• _EXERCISE_
Write each line out a second time, exactly as shown below.

Segment Start: AVAILABLE RECORDS

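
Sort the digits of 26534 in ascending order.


The number 26534 has digits: 2, 6, 5, 3, 4
Sorted: 2, 3, 4, 5, 6
Joining the sorted digits gives the result.
Final answer: 23456


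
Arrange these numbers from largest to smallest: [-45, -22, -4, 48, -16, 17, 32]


Original list: [-45, -22, -4, 48, -16, 17, 32]
Repeatedly take the largest remaining element:
  Remaining [-45, -22, -4, 48, -16, 17, 32] -> largest is 48
  Remaining [-45, -22, -4, -16, 17, 32] -> largest is 32
  Remaining [-45, -22, -4, -16, 17] -> largest is 17
  Remaining [-45, -22, -4, -16] -> largest is -4
  Remaining [-45, -22, -16] -> largest is -16
  Remaining [-45, -22] -> largest is -22
  Remaining [-45] -> largest is -45
Collecting the picks in order gives the descending list.
Final answer: [48, 32, 17, -4, -16, -22, -45]


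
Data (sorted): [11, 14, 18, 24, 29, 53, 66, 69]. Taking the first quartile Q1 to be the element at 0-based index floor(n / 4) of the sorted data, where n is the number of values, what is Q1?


The list has n = 8 elements.
Q1 index = floor(8 / 4) = floor(2) = 2
Counting from index 0 in the sorted data, the element at index 2 is 18.
Final answer: 18


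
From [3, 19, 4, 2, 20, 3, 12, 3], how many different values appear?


List all unique values:
Distinct values: [2, 3, 4, 12, 19, 20]
Count = 6
Final answer: 6


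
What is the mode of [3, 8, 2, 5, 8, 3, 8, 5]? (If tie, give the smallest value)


Count the frequency of each value:
  2 appears 1 time(s)
  3 appears 2 time(s)
  5 appears 2 time(s)
  8 appears 3 time(s)
Maximum frequency is 3.
Only 8 reaches that frequency, so it is the mode.
Final answer: 8


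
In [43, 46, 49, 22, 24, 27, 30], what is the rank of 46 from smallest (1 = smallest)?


Sort ascending: [22, 24, 27, 30, 43, 46, 49]
Find 46 in the sorted list.
46 is at position 6 (1-indexed).
Final answer: 6


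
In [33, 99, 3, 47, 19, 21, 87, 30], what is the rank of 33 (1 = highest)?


Sort descending: [99, 87, 47, 33, 30, 21, 19, 3]
Find 33 in the sorted list.
33 is at position 4.
Final answer: 4


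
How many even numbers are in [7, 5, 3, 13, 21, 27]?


Check each element:
  7 is odd
  5 is odd
  3 is odd
  13 is odd
  21 is odd
  27 is odd
Evens: []
Count of evens = 0
Final answer: 0


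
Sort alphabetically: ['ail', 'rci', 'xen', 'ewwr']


Compare strings character by character (the first differing letter decides):
  'ail' < 'ewwr' since 'a' < 'e' at position 1
  'ewwr' < 'rci' since 'e' < 'r' at position 1
  'rci' < 'xen' since 'r' < 'x' at position 1
Chaining these comparisons gives the alphabetical order.
Final answer: ['ail', 'ewwr', 'rci', 'xen']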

Segment End: AVAILABLE RECORDS

• _RESPONSE TO THIS TASK_
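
Sort the digits of 26534 in ascending order.


The number 26534 has digits: 2, 6, 5, 3, 4
Sorted: 2, 3, 4, 5, 6
Joining the sorted digits gives the result.
Final answer: 23456


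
Arrange these numbers from largest to smallest: [-45, -22, -4, 48, -16, 17, 32]


Original list: [-45, -22, -4, 48, -16, 17, 32]
Repeatedly take the largest remaining element:
  Remaining [-45, -22, -4, 48, -16, 17, 32] -> largest is 48
  Remaining [-45, -22, -4, -16, 17, 32] -> largest is 32
  Remaining [-45, -22, -4, -16, 17] -> largest is 17
  Remaining [-45, -22, -4, -16] -> largest is -4
  Remaining [-45, -22, -16] -> largest is -16
  Remaining [-45, -22] -> largest is -22
  Remaining [-45] -> largest is -45
Collecting the picks in order gives the descending list.
Final answer: [48, 32, 17, -4, -16, -22, -45]


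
Data (sorted): [11, 14, 18, 24, 29, 53, 66, 69]. Taking the first quartile Q1 to be the element at 0-based index floor(n / 4) of the sorted data, where n is the number of values, what is Q1?


The list has n = 8 elements.
Q1 index = floor(8 / 4) = floor(2) = 2
Counting from index 0 in the sorted data, the element at index 2 is 18.
Final answer: 18


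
From [3, 19, 4, 2, 20, 3, 12, 3], how many different values appear?


List all unique values:
Distinct values: [2, 3, 4, 12, 19, 20]
Count = 6
Final answer: 6


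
What is the mode of [3, 8, 2, 5, 8, 3, 8, 5]? (If tie, give the smallest value)


Count the frequency of each value:
  2 appears 1 time(s)
  3 appears 2 time(s)
  5 appears 2 time(s)
  8 appears 3 time(s)
Maximum frequency is 3.
Only 8 reaches that frequency, so it is the mode.
Final answer: 8


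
In [43, 46, 49, 22, 24, 27, 30], what is the rank of 46 from smallest (1 = smallest)?


Sort ascending: [22, 24, 27, 30, 43, 46, 49]
Find 46 in the sorted list.
46 is at position 6 (1-indexed).
Final answer: 6


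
In [33, 99, 3, 47, 19, 21, 87, 30], what is the rank of 33 (1 = highest)?


Sort descending: [99, 87, 47, 33, 30, 21, 19, 3]
Find 33 in the sorted list.
33 is at position 4.
Final answer: 4


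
How many even numbers are in [7, 5, 3, 13, 21, 27]?


Check each element:
  7 is odd
  5 is odd
  3 is odd
  13 is odd
  21 is odd
  27 is odd
Evens: []
Count of evens = 0
Final answer: 0


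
Sort alphabetically: ['ail', 'rci', 'xen', 'ewwr']


Compare strings character by character (the first differing letter decides):
  'ail' < 'ewwr' since 'a' < 'e' at position 1
  'ewwr' < 'rci' since 'e' < 'r' at position 1
  'rci' < 'xen' since 'r' < 'x' at position 1
Chaining these comparisons gives the alphabetical order.
Final answer: ['ail', 'ewwr', 'rci', 'xen']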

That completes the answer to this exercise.